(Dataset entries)
==*==
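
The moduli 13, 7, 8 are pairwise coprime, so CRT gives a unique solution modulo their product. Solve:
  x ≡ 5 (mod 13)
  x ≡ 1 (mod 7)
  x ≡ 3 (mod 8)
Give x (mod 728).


Moduli 13, 7, 8 are pairwise coprime; by CRT there is a unique solution modulo M = 13 · 7 · 8 = 728.
Solve pairwise, accumulating the modulus:
  Start with x ≡ 5 (mod 13).
  Combine with x ≡ 1 (mod 7): since gcd(13, 7) = 1, we get a unique residue mod 91.
    Write x = 5 + 13·t and substitute into x ≡ 1 (mod 7): 13·t ≡ 1 − 5 = -4 (mod 7).
    Reduce coefficients mod 7: 6·t ≡ 3 (mod 7).
    The inverse of 6 mod 7 is 6 (since 6·6 = 36 = 5·7 + 1), so t ≡ 6·3 = 18 ≡ 4 (mod 7).
    Then x = 5 + 13·4 = 57, valid modulo lcm(13, 7) = 91: x ≡ 57 (mod 91).
  Combine with x ≡ 3 (mod 8): since gcd(91, 8) = 1, we get a unique residue mod 728.
    Write x = 57 + 91·t and substitute into x ≡ 3 (mod 8): 91·t ≡ 3 − 57 = -54 (mod 8).
    Reduce coefficients mod 8: 3·t ≡ 2 (mod 8).
    The inverse of 3 mod 8 is 3 (since 3·3 = 9 = 1·8 + 1), so t ≡ 3·2 = 6 ≡ 6 (mod 8).
    Then x = 57 + 91·6 = 603, valid modulo lcm(91, 8) = 728: x ≡ 603 (mod 728).
Verify: 603 mod 13 = 5 ✓, 603 mod 7 = 1 ✓, 603 mod 8 = 3 ✓.

x ≡ 603 (mod 728).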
==*==
> Requirement:
Print each entry exactly as it appears above.

> Written response:
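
The moduli 13, 7, 8 are pairwise coprime, so CRT gives a unique solution modulo their product. Solve:
  x ≡ 5 (mod 13)
  x ≡ 1 (mod 7)
  x ≡ 3 (mod 8)
Give x (mod 728).


Moduli 13, 7, 8 are pairwise coprime; by CRT there is a unique solution modulo M = 13 · 7 · 8 = 728.
Solve pairwise, accumulating the modulus:
  Start with x ≡ 5 (mod 13).
  Combine with x ≡ 1 (mod 7): since gcd(13, 7) = 1, we get a unique residue mod 91.
    Write x = 5 + 13·t and substitute into x ≡ 1 (mod 7): 13·t ≡ 1 − 5 = -4 (mod 7).
    Reduce coefficients mod 7: 6·t ≡ 3 (mod 7).
    The inverse of 6 mod 7 is 6 (since 6·6 = 36 = 5·7 + 1), so t ≡ 6·3 = 18 ≡ 4 (mod 7).
    Then x = 5 + 13·4 = 57, valid modulo lcm(13, 7) = 91: x ≡ 57 (mod 91).
  Combine with x ≡ 3 (mod 8): since gcd(91, 8) = 1, we get a unique residue mod 728.
    Write x = 57 + 91·t and substitute into x ≡ 3 (mod 8): 91·t ≡ 3 − 57 = -54 (mod 8).
    Reduce coefficients mod 8: 3·t ≡ 2 (mod 8).
    The inverse of 3 mod 8 is 3 (since 3·3 = 9 = 1·8 + 1), so t ≡ 3·2 = 6 ≡ 6 (mod 8).
    Then x = 57 + 91·6 = 603, valid modulo lcm(91, 8) = 728: x ≡ 603 (mod 728).
Verify: 603 mod 13 = 5 ✓, 603 mod 7 = 1 ✓, 603 mod 8 = 3 ✓.

x ≡ 603 (mod 728).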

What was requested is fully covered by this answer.